■ **Activity**
Please restate each entry exactly, without skipping any.
<<<<
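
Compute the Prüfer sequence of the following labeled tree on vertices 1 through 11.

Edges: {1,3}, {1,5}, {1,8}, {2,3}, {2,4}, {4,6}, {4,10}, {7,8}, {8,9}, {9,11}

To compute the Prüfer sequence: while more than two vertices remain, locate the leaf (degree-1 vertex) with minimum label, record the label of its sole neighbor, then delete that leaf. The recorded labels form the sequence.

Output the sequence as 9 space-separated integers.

Answer: 1 4 8 4 2 3 1 8 9

Derivation:
Step 1: leaves = {5,6,7,10,11}. Remove smallest leaf 5, emit neighbor 1.
Step 2: leaves = {6,7,10,11}. Remove smallest leaf 6, emit neighbor 4.
Step 3: leaves = {7,10,11}. Remove smallest leaf 7, emit neighbor 8.
Step 4: leaves = {10,11}. Remove smallest leaf 10, emit neighbor 4.
Step 5: leaves = {4,11}. Remove smallest leaf 4, emit neighbor 2.
Step 6: leaves = {2,11}. Remove smallest leaf 2, emit neighbor 3.
Step 7: leaves = {3,11}. Remove smallest leaf 3, emit neighbor 1.
Step 8: leaves = {1,11}. Remove smallest leaf 1, emit neighbor 8.
Step 9: leaves = {8,11}. Remove smallest leaf 8, emit neighbor 9.
Done: 2 vertices remain (9, 11). Sequence = [1 4 8 4 2 3 1 8 9]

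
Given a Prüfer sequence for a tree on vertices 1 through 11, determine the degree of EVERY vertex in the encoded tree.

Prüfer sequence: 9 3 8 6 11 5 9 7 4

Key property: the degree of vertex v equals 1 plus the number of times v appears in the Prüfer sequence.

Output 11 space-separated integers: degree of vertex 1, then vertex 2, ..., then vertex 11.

Answer: 1 1 2 2 2 2 2 2 3 1 2

Derivation:
p_1 = 9: count[9] becomes 1
p_2 = 3: count[3] becomes 1
p_3 = 8: count[8] becomes 1
p_4 = 6: count[6] becomes 1
p_5 = 11: count[11] becomes 1
p_6 = 5: count[5] becomes 1
p_7 = 9: count[9] becomes 2
p_8 = 7: count[7] becomes 1
p_9 = 4: count[4] becomes 1
Degrees (1 + count): deg[1]=1+0=1, deg[2]=1+0=1, deg[3]=1+1=2, deg[4]=1+1=2, deg[5]=1+1=2, deg[6]=1+1=2, deg[7]=1+1=2, deg[8]=1+1=2, deg[9]=1+2=3, deg[10]=1+0=1, deg[11]=1+1=2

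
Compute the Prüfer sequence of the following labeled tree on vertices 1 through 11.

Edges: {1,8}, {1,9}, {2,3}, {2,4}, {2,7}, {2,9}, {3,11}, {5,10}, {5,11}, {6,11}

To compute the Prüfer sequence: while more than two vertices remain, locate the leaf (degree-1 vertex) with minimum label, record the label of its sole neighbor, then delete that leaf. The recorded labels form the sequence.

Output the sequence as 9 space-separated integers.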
>>>>
■ **Response**
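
Compute the Prüfer sequence of the following labeled tree on vertices 1 through 11.

Edges: {1,3}, {1,5}, {1,8}, {2,3}, {2,4}, {4,6}, {4,10}, {7,8}, {8,9}, {9,11}

To compute the Prüfer sequence: while more than two vertices remain, locate the leaf (degree-1 vertex) with minimum label, record the label of its sole neighbor, then delete that leaf. The recorded labels form the sequence.

Output the sequence as 9 space-separated integers.

Answer: 1 4 8 4 2 3 1 8 9

Derivation:
Step 1: leaves = {5,6,7,10,11}. Remove smallest leaf 5, emit neighbor 1.
Step 2: leaves = {6,7,10,11}. Remove smallest leaf 6, emit neighbor 4.
Step 3: leaves = {7,10,11}. Remove smallest leaf 7, emit neighbor 8.
Step 4: leaves = {10,11}. Remove smallest leaf 10, emit neighbor 4.
Step 5: leaves = {4,11}. Remove smallest leaf 4, emit neighbor 2.
Step 6: leaves = {2,11}. Remove smallest leaf 2, emit neighbor 3.
Step 7: leaves = {3,11}. Remove smallest leaf 3, emit neighbor 1.
Step 8: leaves = {1,11}. Remove smallest leaf 1, emit neighbor 8.
Step 9: leaves = {8,11}. Remove smallest leaf 8, emit neighbor 9.
Done: 2 vertices remain (9, 11). Sequence = [1 4 8 4 2 3 1 8 9]

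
Given a Prüfer sequence for a tree on vertices 1 through 11, determine the degree of EVERY vertex in the encoded tree.

Prüfer sequence: 9 3 8 6 11 5 9 7 4

Key property: the degree of vertex v equals 1 plus the number of times v appears in the Prüfer sequence.

Output 11 space-separated integers: degree of vertex 1, then vertex 2, ..., then vertex 11.

Answer: 1 1 2 2 2 2 2 2 3 1 2

Derivation:
p_1 = 9: count[9] becomes 1
p_2 = 3: count[3] becomes 1
p_3 = 8: count[8] becomes 1
p_4 = 6: count[6] becomes 1
p_5 = 11: count[11] becomes 1
p_6 = 5: count[5] becomes 1
p_7 = 9: count[9] becomes 2
p_8 = 7: count[7] becomes 1
p_9 = 4: count[4] becomes 1
Degrees (1 + count): deg[1]=1+0=1, deg[2]=1+0=1, deg[3]=1+1=2, deg[4]=1+1=2, deg[5]=1+1=2, deg[6]=1+1=2, deg[7]=1+1=2, deg[8]=1+1=2, deg[9]=1+2=3, deg[10]=1+0=1, deg[11]=1+1=2

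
Compute the Prüfer sequence of the following labeled tree on vertices 1 through 11.

Edges: {1,8}, {1,9}, {2,3}, {2,4}, {2,7}, {2,9}, {3,11}, {5,10}, {5,11}, {6,11}

To compute the Prüfer sequence: while more than two vertices remain, locate the leaf (degree-1 vertex) with minimum label, record the label of its sole neighbor, then delete that leaf. The recorded labels form the sequence.

Output the sequence as 9 space-separated integers.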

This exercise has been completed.